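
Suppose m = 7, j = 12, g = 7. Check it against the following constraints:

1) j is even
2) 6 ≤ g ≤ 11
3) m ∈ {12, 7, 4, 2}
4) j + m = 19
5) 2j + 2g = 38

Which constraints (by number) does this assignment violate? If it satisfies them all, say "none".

No violations.

1) j = 12 is even — holds.
2) g = 7 lies in [6, 11] — holds.
3) m = 7 is in {12, 7, 4, 2} — holds.
4) j + m = 12 + 7 = 19 — holds.
5) 2j + 2g = 2(12) + 2(7) = 38 — holds.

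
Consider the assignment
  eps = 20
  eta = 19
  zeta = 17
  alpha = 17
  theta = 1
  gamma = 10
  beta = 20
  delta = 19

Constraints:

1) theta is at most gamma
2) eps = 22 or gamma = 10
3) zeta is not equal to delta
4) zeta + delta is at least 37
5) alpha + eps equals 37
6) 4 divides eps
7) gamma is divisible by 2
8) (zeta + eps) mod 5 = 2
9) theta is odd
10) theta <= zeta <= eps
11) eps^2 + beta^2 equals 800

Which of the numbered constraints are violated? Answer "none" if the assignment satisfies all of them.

Constraint 4 does not hold.

1) theta = 1, gamma = 10; 1 ≤ 10  ✔
2) eps = 20 ≠ 22, but gamma = 10 = 10 (second disjunct)  ✔
3) zeta = 17, delta = 19; distinct  ✔
4) zeta + delta = 17 + 19 = 36; 36 < 37, bound 37 not met  ✘
5) alpha + eps = 17 + 20 = 37  ✔
6) 20 / 4 = 5, so 4 divides 20  ✔
7) 10 / 2 = 5, so 2 divides 10  ✔
8) zeta + eps = 37; 37 mod 5 = 2  ✔
9) theta = 1 is odd  ✔
10) values 1 <= 17 <= 20  ✔
11) eps^2 + beta^2 = 20^2 + 20^2 = 400 + 400 = 800  ✔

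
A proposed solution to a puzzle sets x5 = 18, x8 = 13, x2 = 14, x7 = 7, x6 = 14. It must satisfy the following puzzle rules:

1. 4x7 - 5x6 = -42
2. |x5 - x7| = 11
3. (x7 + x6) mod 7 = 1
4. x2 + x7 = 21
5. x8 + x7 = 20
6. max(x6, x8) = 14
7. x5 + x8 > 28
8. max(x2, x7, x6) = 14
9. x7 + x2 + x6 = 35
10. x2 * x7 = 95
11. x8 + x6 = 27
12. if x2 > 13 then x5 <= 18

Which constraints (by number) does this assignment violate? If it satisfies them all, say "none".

Constraints 3, 10 are violated.

1. 4x7 - 5x6 = 4(7) - 5(14) = -42 — satisfied.
2. |18 - 7| = 11 — satisfied.
3. x7 + x6 = 21; 21 mod 7 = 0, not 1 — violated.
4. x2 + x7 = 14 + 7 = 21 — satisfied.
5. x8 + x7 = 13 + 7 = 20 — satisfied.
6. max(14, 13) = 14 — satisfied.
7. x5 + x8 = 18 + 13 = 31; 31 > 28 — satisfied.
8. max(14, 7, 14) = 14 — satisfied.
9. x7 + x2 + x6 = 7 + 14 + 14 = 35 — satisfied.
10. x2 * x7 = 14 * 7 = 98, not 95 — violated.
11. x8 + x6 = 13 + 14 = 27 — satisfied.
12. x2 = 14 > 13, so we need x5 ≤ 18; x5 = 18 ≤ 18 — satisfied.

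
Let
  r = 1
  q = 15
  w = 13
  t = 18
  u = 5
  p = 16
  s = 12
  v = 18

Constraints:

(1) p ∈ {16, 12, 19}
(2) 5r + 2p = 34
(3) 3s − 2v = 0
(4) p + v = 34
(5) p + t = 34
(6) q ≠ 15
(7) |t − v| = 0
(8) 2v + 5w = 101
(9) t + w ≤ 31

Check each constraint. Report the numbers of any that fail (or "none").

Constraints 2 and 6 are violated.

(1) p = 16 is in {16, 12, 19}  ✔
(2) 5r + 2p = 5(1) + 2(16) = 37, not 34  ✘
(3) 3s − 2v = 3(12) − 2(18) = 0  ✔
(4) p + v = 16 + 18 = 34  ✔
(5) p + t = 16 + 18 = 34  ✔
(6) q = 15, but 15 is required to differ  ✘
(7) |18 − 18| = 0  ✔
(8) 2v + 5w = 2(18) + 5(13) = 101  ✔
(9) t + w = 18 + 13 = 31; 31 ≤ 31  ✔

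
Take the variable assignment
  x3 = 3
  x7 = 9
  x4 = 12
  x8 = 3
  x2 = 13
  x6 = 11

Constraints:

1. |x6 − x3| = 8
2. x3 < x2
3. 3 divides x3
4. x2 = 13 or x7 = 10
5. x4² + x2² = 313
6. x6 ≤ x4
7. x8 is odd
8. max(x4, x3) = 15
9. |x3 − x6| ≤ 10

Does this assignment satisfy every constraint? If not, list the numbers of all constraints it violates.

The assignment fails constraint 8.

1. |11 − 3| = 8  holds
2. x3 = 3, x2 = 13; 3 < 13  holds
3. 3 / 3 = 1, so 3 divides 3  holds
4. x2 = 13 = 13 (first disjunct)  holds
5. x4² + x2² = 12² + 13² = 144 + 169 = 313  holds
6. x6 = 11, x4 = 12; 11 ≤ 12  holds
7. x8 = 3 is odd  holds
8. max(12, 3) = 12, not 15  fails
9. |3 − 11| = 8; 8 ≤ 10  holds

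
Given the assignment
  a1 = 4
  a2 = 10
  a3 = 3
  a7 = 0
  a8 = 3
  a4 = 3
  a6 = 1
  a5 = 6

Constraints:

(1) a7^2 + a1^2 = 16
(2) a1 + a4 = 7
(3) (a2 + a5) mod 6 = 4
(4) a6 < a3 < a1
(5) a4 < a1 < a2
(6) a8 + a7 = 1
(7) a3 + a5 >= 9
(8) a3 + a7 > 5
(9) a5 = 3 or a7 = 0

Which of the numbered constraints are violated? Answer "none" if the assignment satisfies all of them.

(1) a7^2 + a1^2 = 0^2 + 4^2 = 0 + 16 = 16  yes
(2) a1 + a4 = 4 + 3 = 7  yes
(3) a2 + a5 = 16; 16 mod 6 = 4  yes
(4) values 1 < 3 < 4  yes
(5) values 3 < 4 < 10  yes
(6) a8 + a7 = 3 + 0 = 3, not 1  no
(7) a3 + a5 = 3 + 6 = 9; 9 ≥ 9  yes
(8) a3 + a7 = 3 + 0 = 3; 3 ≤ 5, bound 5 not met  no
(9) a5 = 6 ≠ 3, but a7 = 0 = 0 (second disjunct)  yes

Constraints 6 and 8 do not hold.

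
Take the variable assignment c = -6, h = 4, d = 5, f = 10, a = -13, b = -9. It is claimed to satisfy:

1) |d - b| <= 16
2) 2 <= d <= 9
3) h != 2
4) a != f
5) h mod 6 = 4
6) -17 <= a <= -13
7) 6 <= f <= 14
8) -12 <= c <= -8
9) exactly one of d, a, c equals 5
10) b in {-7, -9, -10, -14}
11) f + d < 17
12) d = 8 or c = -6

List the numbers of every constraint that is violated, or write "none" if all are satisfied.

The assignment fails constraint 8.

1) |5 - (-9)| = 14; 14 ≤ 16  ✓
2) d = 5 lies in [2, 9]  ✓
3) h = 4, and 4 ≠ 2  ✓
4) a = -13, f = 10; distinct  ✓
5) 4 mod 6 = 4  ✓
6) a = -13 lies in [-17, -13]  ✓
7) f = 10 lies in [6, 14]  ✓
8) c = -6 is outside [-12, -8]  ✗
9) d=5, a=-13, c=-6; 1 of them equals 5  ✓
10) b = -9 is in {-7, -9, -10, -14}  ✓
11) f + d = 10 + 5 = 15; 15 < 17  ✓
12) d = 5 ≠ 8, but c = -6 = -6 (second disjunct)  ✓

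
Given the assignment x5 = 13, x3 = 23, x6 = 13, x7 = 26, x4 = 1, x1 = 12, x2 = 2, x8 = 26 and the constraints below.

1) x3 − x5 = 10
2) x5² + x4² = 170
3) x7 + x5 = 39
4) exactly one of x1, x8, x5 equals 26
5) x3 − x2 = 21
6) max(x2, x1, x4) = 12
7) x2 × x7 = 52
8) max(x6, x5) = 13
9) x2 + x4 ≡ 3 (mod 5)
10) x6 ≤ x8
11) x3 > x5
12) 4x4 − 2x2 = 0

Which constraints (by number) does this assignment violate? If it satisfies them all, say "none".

Yes — all constraints hold.

1) x3 − x5 = 23 − 13 = 10  true
2) x5² + x4² = 13² + 1² = 169 + 1 = 170  true
3) x7 + x5 = 26 + 13 = 39  true
4) x1=12, x8=26, x5=13; 1 of them equals 26  true
5) x3 − x2 = 23 − 2 = 21  true
6) max(2, 12, 1) = 12  true
7) x2 × x7 = 2 × 26 = 52  true
8) max(13, 13) = 13  true
9) x2 + x4 = 3; 3 mod 5 = 3  true
10) x6 = 13, x8 = 26; 13 ≤ 26  true
11) x3 = 23, x5 = 13; 23 > 13  true
12) 4x4 − 2x2 = 4(1) − 2(2) = 0  true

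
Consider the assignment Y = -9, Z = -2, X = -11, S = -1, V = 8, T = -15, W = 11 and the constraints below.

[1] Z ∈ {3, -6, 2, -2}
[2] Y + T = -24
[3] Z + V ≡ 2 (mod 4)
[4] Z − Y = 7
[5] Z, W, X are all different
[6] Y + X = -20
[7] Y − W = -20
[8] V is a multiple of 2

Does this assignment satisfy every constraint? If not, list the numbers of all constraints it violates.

No violations.

[1] Z = -2 is in {3, -6, 2, -2}  yes
[2] Y + T = -9 + (-15) = -24  yes
[3] Z + V = 6; 6 mod 4 = 2  yes
[4] Z − Y = -2 − (-9) = 7  yes
[5] values -2, 11, -11 are pairwise distinct  yes
[6] Y + X = -9 + (-11) = -20  yes
[7] Y − W = -9 − 11 = -20  yes
[8] 8 / 2 = 4, so 2 divides 8  yes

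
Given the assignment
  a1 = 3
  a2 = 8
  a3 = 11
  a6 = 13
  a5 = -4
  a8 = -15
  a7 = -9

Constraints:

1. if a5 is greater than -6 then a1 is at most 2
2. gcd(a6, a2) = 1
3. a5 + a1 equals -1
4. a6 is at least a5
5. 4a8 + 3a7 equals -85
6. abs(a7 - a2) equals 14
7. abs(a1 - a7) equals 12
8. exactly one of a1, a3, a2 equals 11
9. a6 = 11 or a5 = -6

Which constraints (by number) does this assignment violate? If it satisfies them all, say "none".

1. a5 = -4 > -6, so we need a1 ≤ 2; but a1 = 3 > 2  ✗
2. gcd(13, 8) = 1  ✓
3. a5 + a1 = -4 + 3 = -1  ✓
4. a6 = 13, a5 = -4; 13 ≥ -4  ✓
5. 4a8 + 3a7 = 4(-15) + 3(-9) = -87, not -85  ✗
6. abs(-9 - 8) = 17, not 14  ✗
7. abs(3 - (-9)) = 12  ✓
8. a1=3, a3=11, a2=8; 1 of them equals 11  ✓
9. a6 = 13 ≠ 11 and a5 = -4 ≠ -6; both disjuncts false  ✗

No — constraints 1, 5, 6, 9 are not satisfied.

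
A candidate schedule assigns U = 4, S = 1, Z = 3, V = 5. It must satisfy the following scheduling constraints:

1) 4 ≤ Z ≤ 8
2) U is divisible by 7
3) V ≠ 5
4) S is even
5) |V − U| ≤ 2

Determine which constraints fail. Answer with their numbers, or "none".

Constraints 1, 2, 3, and 4 are violated.

1) Z = 3 is outside [4, 8]  no
2) 4 = 7×0 + 4, so 7 does not divide 4  no
3) V = 5, but 5 is required to differ  no
4) S = 1 is odd  no
5) |5 − 4| = 1; 1 ≤ 2  yes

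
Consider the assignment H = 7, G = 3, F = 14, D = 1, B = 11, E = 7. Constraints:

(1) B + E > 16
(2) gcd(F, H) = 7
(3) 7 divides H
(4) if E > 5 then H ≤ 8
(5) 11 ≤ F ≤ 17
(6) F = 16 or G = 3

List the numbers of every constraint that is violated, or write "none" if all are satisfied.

All constraints are satisfied.

(1) B + E = 11 + 7 = 18; 18 > 16  true
(2) gcd(14, 7) = 7  true
(3) 7 / 7 = 1, so 7 divides 7  true
(4) E = 7 > 5, so we need H ≤ 8; H = 7 ≤ 8  true
(5) F = 14 lies in [11, 17]  true
(6) F = 14 ≠ 16, but G = 3 = 3 (second disjunct)  true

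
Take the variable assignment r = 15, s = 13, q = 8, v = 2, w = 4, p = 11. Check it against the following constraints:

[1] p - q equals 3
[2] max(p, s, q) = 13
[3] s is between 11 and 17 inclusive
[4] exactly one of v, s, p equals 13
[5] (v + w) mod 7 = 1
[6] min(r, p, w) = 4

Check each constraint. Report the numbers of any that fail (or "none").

[1] p - q = 11 - 8 = 3 — OK.
[2] max(11, 13, 8) = 13 — OK.
[3] s = 13 lies in [11, 17] — OK.
[4] v=2, s=13, p=11; 1 of them equals 13 — OK.
[5] v + w = 6; 6 mod 7 = 6, not 1 — violated.
[6] min(15, 11, 4) = 4 — OK.

Violated: 5.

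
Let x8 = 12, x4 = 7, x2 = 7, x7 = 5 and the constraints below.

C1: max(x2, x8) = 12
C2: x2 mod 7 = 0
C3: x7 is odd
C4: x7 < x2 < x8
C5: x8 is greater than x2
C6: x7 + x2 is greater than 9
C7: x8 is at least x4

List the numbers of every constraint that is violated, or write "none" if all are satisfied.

None — every constraint holds.

C1: max(7, 12) = 12  holds
C2: 7 mod 7 = 0  holds
C3: x7 = 5 is odd  holds
C4: values 5 < 7 < 12  holds
C5: x8 = 12, x2 = 7; 12 > 7  holds
C6: x7 + x2 = 5 + 7 = 12; 12 > 9  holds
C7: x8 = 12, x4 = 7; 12 ≥ 7  holds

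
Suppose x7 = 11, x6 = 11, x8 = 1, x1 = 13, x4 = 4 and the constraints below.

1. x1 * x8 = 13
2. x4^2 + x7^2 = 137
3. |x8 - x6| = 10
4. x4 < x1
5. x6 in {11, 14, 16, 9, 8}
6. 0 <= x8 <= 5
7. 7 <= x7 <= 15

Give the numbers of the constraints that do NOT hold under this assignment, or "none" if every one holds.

1. x1 * x8 = 13 * 1 = 13 — holds.
2. x4^2 + x7^2 = 4^2 + 11^2 = 16 + 121 = 137 — holds.
3. |1 - 11| = 10 — holds.
4. x4 = 4, x1 = 13; 4 < 13 — holds.
5. x6 = 11 is in {11, 14, 16, 9, 8} — holds.
6. x8 = 1 lies in [0, 5] — holds.
7. x7 = 11 lies in [7, 15] — holds.

No violations.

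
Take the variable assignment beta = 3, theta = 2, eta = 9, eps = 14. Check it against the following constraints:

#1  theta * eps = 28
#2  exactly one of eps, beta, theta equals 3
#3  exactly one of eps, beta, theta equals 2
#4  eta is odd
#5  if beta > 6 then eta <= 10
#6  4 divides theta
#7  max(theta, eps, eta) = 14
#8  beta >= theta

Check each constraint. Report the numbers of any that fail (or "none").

#1 theta * eps = 2 * 14 = 28  holds
#2 eps=14, beta=3, theta=2; 1 of them equals 3  holds
#3 eps=14, beta=3, theta=2; 1 of them equals 2  holds
#4 eta = 9 is odd  holds
#5 beta = 3, not > 6; antecedent false, conditional vacuously true  holds
#6 2 = 4*0 + 2, so 4 does not divide 2  fails
#7 max(2, 14, 9) = 14  holds
#8 beta = 3, theta = 2; 3 ≥ 2  holds

The assignment fails constraint 6.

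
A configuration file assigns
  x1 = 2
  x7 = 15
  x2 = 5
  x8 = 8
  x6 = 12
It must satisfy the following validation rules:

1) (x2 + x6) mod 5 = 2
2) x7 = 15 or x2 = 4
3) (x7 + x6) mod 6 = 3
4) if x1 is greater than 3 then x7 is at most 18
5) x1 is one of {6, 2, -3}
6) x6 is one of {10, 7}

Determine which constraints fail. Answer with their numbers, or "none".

Violated: 6.

1) x2 + x6 = 17; 17 mod 5 = 2  holds
2) x7 = 15 = 15 (first disjunct)  holds
3) x7 + x6 = 27; 27 mod 6 = 3  holds
4) x1 = 2, not > 3; antecedent false, conditional vacuously true  holds
5) x1 = 2 is in {6, 2, -3}  holds
6) x6 = 12 is not in {10, 7}  fails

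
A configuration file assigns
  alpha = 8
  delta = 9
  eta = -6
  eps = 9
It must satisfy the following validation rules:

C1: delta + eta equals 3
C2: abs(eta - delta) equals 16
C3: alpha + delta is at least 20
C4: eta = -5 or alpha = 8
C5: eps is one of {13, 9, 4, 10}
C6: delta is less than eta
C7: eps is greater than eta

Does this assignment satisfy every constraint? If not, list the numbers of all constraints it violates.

C1: delta + eta = 9 + (-6) = 3 — OK.
C2: abs(-6 - 9) = 15, not 16 — violated.
C3: alpha + delta = 8 + 9 = 17; 17 < 20, bound 20 not met — violated.
C4: eta = -6 ≠ -5, but alpha = 8 = 8 (second disjunct) — OK.
C5: eps = 9 is in {13, 9, 4, 10} — OK.
C6: delta = 9, eta = -6; 9 ≥ -6 (want <) — violated.
C7: eps = 9, eta = -6; 9 > -6 — OK.

No — constraints 2, 3, 6 are not satisfied.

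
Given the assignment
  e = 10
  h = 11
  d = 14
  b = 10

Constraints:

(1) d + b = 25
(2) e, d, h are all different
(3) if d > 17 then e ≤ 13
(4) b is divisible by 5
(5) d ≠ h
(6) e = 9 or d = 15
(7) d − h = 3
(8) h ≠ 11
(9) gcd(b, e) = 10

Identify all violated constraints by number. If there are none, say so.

(1) d + b = 14 + 10 = 24, not 25  no
(2) values 10, 14, 11 are pairwise distinct  yes
(3) d = 14, not > 17; antecedent false, conditional vacuously true  yes
(4) 10 / 5 = 2, so 5 divides 10  yes
(5) d = 14, h = 11; distinct  yes
(6) e = 10 ≠ 9 and d = 14 ≠ 15; both disjuncts false  no
(7) d − h = 14 − 11 = 3  yes
(8) h = 11, but 11 is required to differ  no
(9) gcd(10, 10) = 10  yes

Violated: 1, 6, and 8.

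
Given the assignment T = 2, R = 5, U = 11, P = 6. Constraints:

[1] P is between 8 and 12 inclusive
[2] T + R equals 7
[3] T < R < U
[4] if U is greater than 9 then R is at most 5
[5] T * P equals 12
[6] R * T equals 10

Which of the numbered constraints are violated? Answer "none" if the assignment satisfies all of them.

The assignment fails constraint 1.

[1] P = 6 is outside [8, 12] — violated.
[2] T + R = 2 + 5 = 7 — satisfied.
[3] values 2 < 5 < 11 — satisfied.
[4] U = 11 > 9, so we need R ≤ 5; R = 5 ≤ 5 — satisfied.
[5] T * P = 2 * 6 = 12 — satisfied.
[6] R * T = 5 * 2 = 10 — satisfied.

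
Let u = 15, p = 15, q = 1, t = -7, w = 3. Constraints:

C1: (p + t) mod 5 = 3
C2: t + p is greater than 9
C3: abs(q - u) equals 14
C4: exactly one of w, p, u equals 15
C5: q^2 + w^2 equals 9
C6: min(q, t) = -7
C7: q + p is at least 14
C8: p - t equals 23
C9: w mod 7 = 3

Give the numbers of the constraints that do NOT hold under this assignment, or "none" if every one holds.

The assignment fails constraints 2, 4, 5, and 8.

C1: p + t = 8; 8 mod 5 = 3 — holds.
C2: t + p = -7 + 15 = 8; 8 ≤ 9, bound 9 not met — fails.
C3: abs(1 - 15) = 14 — holds.
C4: w=3, p=15, u=15; 2 of them equal 15, not exactly one — fails.
C5: q^2 + w^2 = 1^2 + 3^2 = 1 + 9 = 10, not 9 — fails.
C6: min(1, -7) = -7 — holds.
C7: q + p = 1 + 15 = 16; 16 ≥ 14 — holds.
C8: p - t = 15 - (-7) = 22, not 23 — fails.
C9: 3 mod 7 = 3 — holds.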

──────

What is required: Everything above from the line with "2. x4^2 + x7^2 = 137" to the line with "7. 7 <= x7 <= 15", both included, must be repeated exactly, and nothing outside that range.

Response to this task:
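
2. x4^2 + x7^2 = 137
3. |x8 - x6| = 10
4. x4 < x1
5. x6 in {11, 14, 16, 9, 8}
6. 0 <= x8 <= 5
7. 7 <= x7 <= 15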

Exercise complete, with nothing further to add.